- _The task_:
Would you output the whole listing below, exactly as it reads?

- _Exercise data_:
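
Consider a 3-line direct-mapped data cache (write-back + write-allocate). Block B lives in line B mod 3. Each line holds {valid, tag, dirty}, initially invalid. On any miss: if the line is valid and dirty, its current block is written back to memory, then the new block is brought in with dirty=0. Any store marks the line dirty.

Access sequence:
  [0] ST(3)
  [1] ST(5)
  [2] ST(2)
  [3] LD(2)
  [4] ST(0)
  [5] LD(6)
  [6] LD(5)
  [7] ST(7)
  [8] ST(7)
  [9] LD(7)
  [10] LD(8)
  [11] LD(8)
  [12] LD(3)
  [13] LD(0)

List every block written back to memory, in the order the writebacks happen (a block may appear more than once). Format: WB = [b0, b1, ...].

0: W B3 -> L0 miss  d=D]
1: W B5 -> L2 miss  d=D]
2: W B2 -> L2 miss wb->B5  d=D]
3: R B2 -> L2 hit  d=D]
4: W B0 -> L0 miss wb->B3  d=D]
5: R B6 -> L0 miss wb->B0  d=-]
6: R B5 -> L2 miss wb->B2  d=-]
7: W B7 -> L1 miss  d=D]
8: W B7 -> L1 hit  d=D]
9: R B7 -> L1 hit  d=D]
10: R B8 -> L2 miss  d=-]
11: R B8 -> L2 hit  d=-]
12: R B3 -> L0 miss  d=-]
13: R B0 -> L0 miss  d=-]

WB = [5, 3, 0, 2]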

- _Task result_:
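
Consider a 3-line direct-mapped data cache (write-back + write-allocate). Block B lives in line B mod 3. Each line holds {valid, tag, dirty}, initially invalid. On any miss: if the line is valid and dirty, its current block is written back to memory, then the new block is brought in with dirty=0. Any store marks the line dirty.

Access sequence:
  [0] ST(3)
  [1] ST(5)
  [2] ST(2)
  [3] LD(2)
  [4] ST(0)
  [5] LD(6)
  [6] LD(5)
  [7] ST(7)
  [8] ST(7)
  [9] LD(7)
  [10] LD(8)
  [11] LD(8)
  [12] LD(3)
  [13] LD(0)

List every block written back to memory, in the order the writebacks happen (a block may appear more than once). Format: WB = [b0, b1, ...].

0: W B3 -> L0 miss  d=D]
1: W B5 -> L2 miss  d=D]
2: W B2 -> L2 miss wb->B5  d=D]
3: R B2 -> L2 hit  d=D]
4: W B0 -> L0 miss wb->B3  d=D]
5: R B6 -> L0 miss wb->B0  d=-]
6: R B5 -> L2 miss wb->B2  d=-]
7: W B7 -> L1 miss  d=D]
8: W B7 -> L1 hit  d=D]
9: R B7 -> L1 hit  d=D]
10: R B8 -> L2 miss  d=-]
11: R B8 -> L2 hit  d=-]
12: R B3 -> L0 miss  d=-]
13: R B0 -> L0 miss  d=-]

WB = [5, 3, 0, 2]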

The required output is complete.